What is required
Return exactly the span of lines that opens with the line containing "A lead sheet calls for D-sharp" and closes with the last line of the data, inclusive.

Material provided
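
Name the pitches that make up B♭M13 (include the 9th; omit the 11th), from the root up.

B♭M13 is a major thirteenth built on Bb.
- root: Bb
- major 3rd: D
- perfect 5th: F
- major 7th: A
- major 9th: C
- major 13th: G

Bb, D, F, A, C, G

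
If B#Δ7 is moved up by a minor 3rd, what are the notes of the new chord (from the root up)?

D#  F##  A#  C##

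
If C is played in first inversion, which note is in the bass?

C = C–E–G. First inversion → third in the bass = E.

E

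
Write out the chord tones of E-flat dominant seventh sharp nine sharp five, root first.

E-flat, G, B, D-flat, F-sharp

Root E-flat, quality dominant seventh sharp nine sharp five:
root → E-flat
3rd (major 3rd) → G
5th (augmented 5th) → B
7th (minor 7th) → D-flat
9th (augmented 9th) → F-sharp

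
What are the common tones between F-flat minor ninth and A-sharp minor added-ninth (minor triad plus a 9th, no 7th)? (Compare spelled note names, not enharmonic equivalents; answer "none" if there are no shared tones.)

none

F-flat minor ninth = F-flat, A-double-flat, C-flat, E-double-flat, G-flat.
A-sharp minor added-ninth = A-sharp, C-sharp, E-sharp, B-sharp.
Shared: none.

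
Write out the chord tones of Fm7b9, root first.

F, Ab, C, Eb, Gb

Root F, quality minor seventh flat nine:
- root: F
- minor 3rd: Ab
- perfect 5th: C
- minor 7th: Eb
- minor 9th: Gb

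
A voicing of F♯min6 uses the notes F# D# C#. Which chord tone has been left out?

A

F♯min6 = F#, A, C#, D#. The voicing lacks the 3rd (minor 3rd), A.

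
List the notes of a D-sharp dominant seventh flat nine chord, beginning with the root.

D# F## A# C# E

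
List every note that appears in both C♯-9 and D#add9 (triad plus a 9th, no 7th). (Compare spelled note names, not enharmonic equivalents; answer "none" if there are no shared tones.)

D♯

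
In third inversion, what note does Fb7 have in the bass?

Fb7 in root position is F♭–A♭–C♭–E𝄫.
Third inversion places the seventh in the bass, which is E𝄫.

E𝄫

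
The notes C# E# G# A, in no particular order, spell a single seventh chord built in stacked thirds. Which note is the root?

A

Arranged so that each adjacent pair is a third by letter name: A – C# – E# – G#.
The bottom of that stack, A, is the root (this is A augmented major seventh).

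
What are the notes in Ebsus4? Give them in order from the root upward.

E♭ – A♭ – B♭

Root E♭, quality suspended fourth:
E♭ — root
A♭ — perfect 4th
B♭ — perfect 5th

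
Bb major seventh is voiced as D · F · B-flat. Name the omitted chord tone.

A

The full Bb major seventh chord is B-flat, D, F, A.
Comparing with the voicing, the major 7th (7th) — A — is absent.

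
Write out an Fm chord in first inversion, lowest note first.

In root position, Fm is F–Ab–C.
First inversion puts the third (Ab) in the bass.

Ab C F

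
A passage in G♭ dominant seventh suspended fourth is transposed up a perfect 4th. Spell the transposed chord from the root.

Transposed root: G-flat → C-flat (perfect 4th up). So we spell C-flat dominant seventh suspended fourth:
Root: C-flat
Perfect 4th (4th): F-flat
Perfect 5th (5th): G-flat
Minor 7th (7th): B-double-flat

C-flat  F-flat  G-flat  B-double-flat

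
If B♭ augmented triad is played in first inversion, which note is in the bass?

B♭ augmented triad = Bb–D–F#. First inversion → third in the bass = D.

D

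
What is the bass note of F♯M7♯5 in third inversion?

F♯M7♯5 = F#–A#–C##–E#. Third inversion → seventh in the bass = E#.

E#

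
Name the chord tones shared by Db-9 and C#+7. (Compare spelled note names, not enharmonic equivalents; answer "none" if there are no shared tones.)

none

Db-9: Db Fb Ab Cb Eb
C#+7: C# E# G## B
Common to both → none.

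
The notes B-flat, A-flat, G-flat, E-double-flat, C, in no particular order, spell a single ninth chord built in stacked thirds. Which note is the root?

A-flat

Arranged so that each adjacent pair is a third by letter name: A-flat – C – E-double-flat – G-flat – B-flat.
The bottom of that stack, A-flat, is the root (this is A-flat dominant ninth flat five).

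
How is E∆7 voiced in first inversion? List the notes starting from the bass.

E∆7 = E–G♯–B–D♯; first inversion → third (G♯) lowest.

G♯ B D♯ E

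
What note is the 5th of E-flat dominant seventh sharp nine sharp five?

B

Root of E-flat dominant seventh sharp nine sharp five = E♭. The 5th is an augmented 5th: E♭ up an augmented 5th → B.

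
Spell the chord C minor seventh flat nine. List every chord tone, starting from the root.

C, Eb, G, Bb, Db

C minor seventh flat nine: minor seventh flat nine on C.
C — root
Eb — minor 3rd
G — perfect 5th
Bb — minor 7th
Db — minor 9th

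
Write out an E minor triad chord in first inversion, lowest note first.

G  B  E

In root position, E minor triad is E–G–B.
First inversion puts the third (G) in the bass.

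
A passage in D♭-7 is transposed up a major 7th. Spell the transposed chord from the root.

C – Eb – G – Bb

A major 7th up from Db is C, so the new chord is C minor seventh.
- root: C
- minor 3rd: Eb
- perfect 5th: G
- minor 7th: Bb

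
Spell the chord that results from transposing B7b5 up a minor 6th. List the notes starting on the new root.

Transposed root: B → G (minor 6th up). So we spell G dominant seventh flat five:
Root: G
Major 3rd (3rd): B
Diminished 5th (5th): Db
Minor 7th (7th): F

G, B, Db, F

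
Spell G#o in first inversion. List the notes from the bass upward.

B, D, G#

In root position, G#o is G#–B–D.
First inversion puts the third (B) in the bass.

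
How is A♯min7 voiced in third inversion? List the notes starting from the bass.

G♯ A♯ C♯ E♯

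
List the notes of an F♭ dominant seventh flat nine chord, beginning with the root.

F-flat – A-flat – C-flat – E-double-flat – G-double-flat

Root F-flat, quality dominant seventh flat nine:
- root: F-flat
- major 3rd: A-flat
- perfect 5th: C-flat
- minor 7th: E-double-flat
- minor 9th: G-double-flat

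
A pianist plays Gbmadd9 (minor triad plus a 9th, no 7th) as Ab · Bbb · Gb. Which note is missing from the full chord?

The full Gbmadd9 chord is Gb, Bbb, Db, Ab.
Comparing with the voicing, the perfect 5th (5th) — Db — is absent.

Db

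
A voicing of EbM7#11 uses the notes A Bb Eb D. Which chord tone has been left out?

G

EbM7#11 = Eb, G, Bb, D, A. The voicing lacks the 3rd (major 3rd), G.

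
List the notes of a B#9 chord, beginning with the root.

Root B♯, quality dominant ninth:
B♯ — root
D𝄪 — major 3rd
F𝄪 — perfect 5th
A♯ — minor 7th
C𝄪 — major 9th

B♯ – D𝄪 – F𝄪 – A♯ – C𝄪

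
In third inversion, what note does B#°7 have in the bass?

B#°7 = B♯–D♯–F♯–A. Third inversion → seventh in the bass = A.

A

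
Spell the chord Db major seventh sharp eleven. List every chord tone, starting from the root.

D-flat, F, A-flat, C, G

Db major seventh sharp eleven is a major seventh sharp eleven built on D-flat.
- root: D-flat
- major 3rd: F
- perfect 5th: A-flat
- major 7th: C
- augmented 11th: G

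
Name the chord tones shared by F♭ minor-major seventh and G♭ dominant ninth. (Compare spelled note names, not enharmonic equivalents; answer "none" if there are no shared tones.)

F♭ minor-major seventh: F-flat A-double-flat C-flat E-flat
G♭ dominant ninth: G-flat B-flat D-flat F-flat A-flat
Common to both → F-flat.

F-flat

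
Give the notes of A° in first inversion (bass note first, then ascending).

A° = A–C–Eb; first inversion → third (C) lowest.

C  Eb  A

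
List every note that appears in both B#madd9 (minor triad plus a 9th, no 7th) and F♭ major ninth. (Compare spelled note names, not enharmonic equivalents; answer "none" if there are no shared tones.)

none

B#madd9 = B#, D#, F##, C##.
F♭ major ninth = Fb, Ab, Cb, Eb, Gb.
Shared: none.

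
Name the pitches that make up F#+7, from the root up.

F# A# C## E

F#+7 is an augmented seventh built on F#.
Root: F#
Major 3rd (3rd): A#
Augmented 5th (5th): C##
Minor 7th (7th): E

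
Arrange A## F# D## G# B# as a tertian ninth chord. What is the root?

Stacking in thirds gives G# – B# – D## – F# – A##, so G# is the root — G# dominant seventh sharp nine sharp five.

G#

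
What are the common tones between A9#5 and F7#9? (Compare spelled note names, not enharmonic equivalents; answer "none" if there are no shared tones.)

A9#5 = A, C#, E#, G, B.
F7#9 = F, A, C, Eb, G#.
Shared: A.

A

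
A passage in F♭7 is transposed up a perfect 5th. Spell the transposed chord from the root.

Cb, Eb, Gb, Bbb

Transposed root: Fb → Cb (perfect 5th up). So we spell Cb dominant seventh:
Root: Cb
Major 3rd (3rd): Eb
Perfect 5th (5th): Gb
Minor 7th (7th): Bbb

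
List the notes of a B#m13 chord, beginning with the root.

B#, D#, F##, A#, C##, E#, G##

B#m13 is a minor thirteenth built on B#.
- root: B#
- minor 3rd: D#
- perfect 5th: F##
- minor 7th: A#
- major 9th: C##
- perfect 11th: E#
- major 13th: G##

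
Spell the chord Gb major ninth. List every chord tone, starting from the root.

Gb major ninth: major ninth on G-flat.
- root: G-flat
- major 3rd: B-flat
- perfect 5th: D-flat
- major 7th: F
- major 9th: A-flat

G-flat B-flat D-flat F A-flat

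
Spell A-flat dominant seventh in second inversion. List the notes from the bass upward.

In root position, A-flat dominant seventh is Ab–C–Eb–Gb.
Second inversion puts the fifth (Eb) in the bass.

Eb, Gb, Ab, C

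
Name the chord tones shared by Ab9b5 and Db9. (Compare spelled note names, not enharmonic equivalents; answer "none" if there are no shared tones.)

Ab

Ab9b5: Ab C Ebb Gb Bb
Db9: Db F Ab Cb Eb
Common to both → Ab.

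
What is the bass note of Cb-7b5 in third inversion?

Bbb

Cb-7b5 = Cb–Ebb–Gbb–Bbb. Third inversion → seventh in the bass = Bbb.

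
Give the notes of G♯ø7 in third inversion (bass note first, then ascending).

F#, G#, B, D

In root position, G♯ø7 is G#–B–D–F#.
Third inversion puts the seventh (F#) in the bass.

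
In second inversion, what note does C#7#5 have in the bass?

G𝄪

C#7#5 = C♯–E♯–G𝄪–B. Second inversion → fifth in the bass = G𝄪.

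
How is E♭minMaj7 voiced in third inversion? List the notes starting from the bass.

D Eb Gb Bb

E♭minMaj7 = Eb–Gb–Bb–D; third inversion → seventh (D) lowest.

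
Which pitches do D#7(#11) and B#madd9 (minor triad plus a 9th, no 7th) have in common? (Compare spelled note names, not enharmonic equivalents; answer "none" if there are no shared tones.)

D#7(#11): D# F## A# C# G##
B#madd9: B# D# F## C##
Common to both → D#, F##.

D#  F##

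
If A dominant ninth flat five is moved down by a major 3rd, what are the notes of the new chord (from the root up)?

F  A  C-flat  E-flat  G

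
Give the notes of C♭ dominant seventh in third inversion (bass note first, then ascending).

C♭ dominant seventh = C-flat–E-flat–G-flat–B-double-flat; third inversion → seventh (B-double-flat) lowest.

B-double-flat, C-flat, E-flat, G-flat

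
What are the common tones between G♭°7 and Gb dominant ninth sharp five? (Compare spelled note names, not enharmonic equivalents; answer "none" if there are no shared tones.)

G♭

G♭°7 = G♭, B𝄫, D𝄫, F𝄫.
Gb dominant ninth sharp five = G♭, B♭, D, F♭, A♭.
Shared: G♭.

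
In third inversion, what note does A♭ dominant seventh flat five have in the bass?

G-flat

A♭ dominant seventh flat five = A-flat–C–E-double-flat–G-flat. Third inversion → seventh in the bass = G-flat.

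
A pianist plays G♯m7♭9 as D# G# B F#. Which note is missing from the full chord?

G♯m7♭9 = G#, B, D#, F#, A. The voicing lacks the 9th (minor 9th), A.

A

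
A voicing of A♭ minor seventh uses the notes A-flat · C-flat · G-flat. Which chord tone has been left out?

E-flat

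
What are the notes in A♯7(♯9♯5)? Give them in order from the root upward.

A#, C##, E##, G#, B##

Root A#, quality dominant seventh sharp nine sharp five:
root → A#
3rd (major 3rd) → C##
5th (augmented 5th) → E##
7th (minor 7th) → G#
9th (augmented 9th) → B##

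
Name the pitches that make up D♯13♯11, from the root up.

D♯13♯11 is a dominant thirteenth sharp eleven built on D#.
Root: D#
Major 3rd (3rd): F##
Perfect 5th (5th): A#
Minor 7th (7th): C#
Major 9th (9th): E#
Augmented 11th (11th): G##
Major 13th (13th): B#

D#, F##, A#, C#, E#, G##, B#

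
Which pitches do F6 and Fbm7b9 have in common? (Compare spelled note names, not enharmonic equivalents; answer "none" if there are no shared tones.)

F6: F A C D
Fbm7b9: Fb Abb Cb Ebb Gbb
Common to both → none.

none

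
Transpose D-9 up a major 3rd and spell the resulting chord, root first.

A major 3rd up from D is F♯, so the new chord is F♯ minor ninth.
- root: F♯
- minor 3rd: A
- perfect 5th: C♯
- minor 7th: E
- major 9th: G♯

F♯ – A – C♯ – E – G♯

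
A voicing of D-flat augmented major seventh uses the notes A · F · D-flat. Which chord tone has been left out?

The full D-flat augmented major seventh chord is D-flat, F, A, C.
Comparing with the voicing, the major 7th (7th) — C — is absent.

C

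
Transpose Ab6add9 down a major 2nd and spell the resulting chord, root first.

Gb  Bb  Db  Eb  Ab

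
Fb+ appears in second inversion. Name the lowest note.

Fb+ = F♭–A♭–C. Second inversion → fifth in the bass = C.

C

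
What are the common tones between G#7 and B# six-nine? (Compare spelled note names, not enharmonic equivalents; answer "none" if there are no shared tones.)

B♯

G#7 = G♯, B♯, D♯, F♯.
B# six-nine = B♯, D𝄪, F𝄪, G𝄪, C𝄪.
Shared: B♯.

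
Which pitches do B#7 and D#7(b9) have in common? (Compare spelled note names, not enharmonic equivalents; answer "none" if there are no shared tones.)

F𝄪  A♯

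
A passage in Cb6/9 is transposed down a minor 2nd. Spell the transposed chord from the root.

A minor 2nd down from C♭ is B♭, so the new chord is B♭ six-nine.
root → B♭
3rd (major 3rd) → D
5th (perfect 5th) → F
6th (major 6th) → G
9th (major 9th) → C

B♭ – D – F – G – C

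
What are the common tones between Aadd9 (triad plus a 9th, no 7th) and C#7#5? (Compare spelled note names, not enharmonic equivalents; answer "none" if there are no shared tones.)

Aadd9 = A, C#, E, B.
C#7#5 = C#, E#, G##, B.
Shared: C#, B.

C#, B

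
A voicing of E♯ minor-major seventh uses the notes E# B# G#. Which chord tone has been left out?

The full E♯ minor-major seventh chord is E#, G#, B#, D##.
Comparing with the voicing, the major 7th (7th) — D## — is absent.

D##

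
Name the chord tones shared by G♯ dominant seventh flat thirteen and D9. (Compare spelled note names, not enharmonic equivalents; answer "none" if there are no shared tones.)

G♯ dominant seventh flat thirteen: G# B# D# F# E
D9: D F# A C E
Common to both → F#, E.

F#, E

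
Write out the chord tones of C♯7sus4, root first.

C#, F#, G#, B

Root C#, quality dominant seventh suspended fourth:
Root: C#
Perfect 4th (4th): F#
Perfect 5th (5th): G#
Minor 7th (7th): B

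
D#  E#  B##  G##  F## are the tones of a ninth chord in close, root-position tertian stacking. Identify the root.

E#

Stacking in thirds gives E# – G## – B## – D# – F##, so E# is the root — E# dominant ninth sharp five.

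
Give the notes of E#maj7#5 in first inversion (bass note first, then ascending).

G## – B## – D## – E#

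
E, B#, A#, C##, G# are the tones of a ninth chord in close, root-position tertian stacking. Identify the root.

Stacking in thirds gives A# – C## – E – G# – B#, so A# is the root — A# dominant ninth flat five.

A#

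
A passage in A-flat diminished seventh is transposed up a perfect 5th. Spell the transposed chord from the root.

E-flat, G-flat, B-double-flat, D-double-flat

Transposed root: A-flat → E-flat (perfect 5th up). So we spell E-flat diminished seventh:
E-flat — root
G-flat — minor 3rd
B-double-flat — diminished 5th
D-double-flat — diminished 7th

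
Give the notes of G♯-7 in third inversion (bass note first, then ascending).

F# – G# – B – D#

G♯-7 = G#–B–D#–F#; third inversion → seventh (F#) lowest.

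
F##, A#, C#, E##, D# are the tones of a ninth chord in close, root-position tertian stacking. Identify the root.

Stacking in thirds gives D# – F## – A# – C# – E##, so D# is the root — D# dominant seventh sharp nine.

D#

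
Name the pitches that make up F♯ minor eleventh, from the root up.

F-sharp, A, C-sharp, E, G-sharp, B

Root F-sharp, quality minor eleventh:
F-sharp — root
A — minor 3rd
C-sharp — perfect 5th
E — minor 7th
G-sharp — major 9th
B — perfect 11th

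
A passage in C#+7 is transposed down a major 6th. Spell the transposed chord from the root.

E G# B# D

Transposed root: C# → E (major 6th down). So we spell E augmented seventh:
root → E
3rd (major 3rd) → G#
5th (augmented 5th) → B#
7th (minor 7th) → D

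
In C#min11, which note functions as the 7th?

Root of C#min11 = C♯. The 7th is a minor 7th: C♯ up a minor 7th → B.

B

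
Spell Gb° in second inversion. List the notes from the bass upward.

Dbb – Gb – Bbb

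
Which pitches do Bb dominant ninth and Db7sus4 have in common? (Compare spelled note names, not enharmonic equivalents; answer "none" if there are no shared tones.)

Bb dominant ninth: B♭ D F A♭ C
Db7sus4: D♭ G♭ A♭ C♭
Common to both → A♭.

A♭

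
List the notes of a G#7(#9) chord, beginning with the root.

G♯, B♯, D♯, F♯, A𝄪

G#7(#9) is a dominant seventh sharp nine built on G♯.
root → G♯
3rd (major 3rd) → B♯
5th (perfect 5th) → D♯
7th (minor 7th) → F♯
9th (augmented 9th) → A𝄪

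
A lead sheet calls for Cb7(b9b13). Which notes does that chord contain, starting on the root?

C♭ E♭ G♭ B𝄫 D𝄫 A𝄫

Cb7(b9b13) is a dominant seventh flat nine flat thirteen built on C♭.
root → C♭
3rd (major 3rd) → E♭
5th (perfect 5th) → G♭
7th (minor 7th) → B𝄫
9th (minor 9th) → D𝄫
13th (minor 13th) → A𝄫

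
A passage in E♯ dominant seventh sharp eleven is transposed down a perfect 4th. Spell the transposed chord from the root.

A perfect 4th down from E-sharp is B-sharp, so the new chord is B-sharp dominant seventh sharp eleven.
B-sharp — root
D-double-sharp — major 3rd
F-double-sharp — perfect 5th
A-sharp — minor 7th
E-double-sharp — augmented 11th

B-sharp D-double-sharp F-double-sharp A-sharp E-double-sharp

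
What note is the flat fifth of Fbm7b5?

C𝄫

Fbm7b5 is built on F♭; its 5th is a diminished 5th above the root.
A fifth above F uses the letter C, and the diminished 5th above F♭ is C𝄫.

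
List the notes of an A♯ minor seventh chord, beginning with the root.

A-sharp – C-sharp – E-sharp – G-sharp

A♯ minor seventh is a minor seventh built on A-sharp.
A-sharp — root
C-sharp — minor 3rd
E-sharp — perfect 5th
G-sharp — minor 7th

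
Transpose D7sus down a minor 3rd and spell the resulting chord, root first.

B E F# A

D down a minor 3rd → B. New chord: B dominant seventh suspended fourth.
Root: B
Perfect 4th (4th): E
Perfect 5th (5th): F#
Minor 7th (7th): A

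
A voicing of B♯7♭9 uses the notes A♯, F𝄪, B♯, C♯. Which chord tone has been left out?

B♯7♭9 = B♯, D𝄪, F𝄪, A♯, C♯. The voicing lacks the 3rd (major 3rd), D𝄪.

D𝄪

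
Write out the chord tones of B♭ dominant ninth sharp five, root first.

B♭ dominant ninth sharp five is a dominant ninth sharp five built on B-flat.
root → B-flat
3rd (major 3rd) → D
5th (augmented 5th) → F-sharp
7th (minor 7th) → A-flat
9th (major 9th) → C

B-flat D F-sharp A-flat C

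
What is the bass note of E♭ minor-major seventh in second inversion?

Bb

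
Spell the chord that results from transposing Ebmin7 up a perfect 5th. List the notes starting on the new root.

Bb – Db – F – Ab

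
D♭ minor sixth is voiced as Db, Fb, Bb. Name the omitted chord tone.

D♭ minor sixth = Db, Fb, Ab, Bb. The voicing lacks the 5th (perfect 5th), Ab.

Ab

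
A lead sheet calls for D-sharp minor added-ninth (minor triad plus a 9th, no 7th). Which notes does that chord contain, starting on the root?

D# F# A# E#

Root D#, quality minor added-ninth:
Root: D#
Minor 3rd (3rd): F#
Perfect 5th (5th): A#
Major 9th (9th): E#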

Result
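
A lead sheet calls for D-sharp minor added-ninth (minor triad plus a 9th, no 7th). Which notes does that chord contain, starting on the root?

D# F# A# E#

Root D#, quality minor added-ninth:
Root: D#
Minor 3rd (3rd): F#
Perfect 5th (5th): A#
Major 9th (9th): E#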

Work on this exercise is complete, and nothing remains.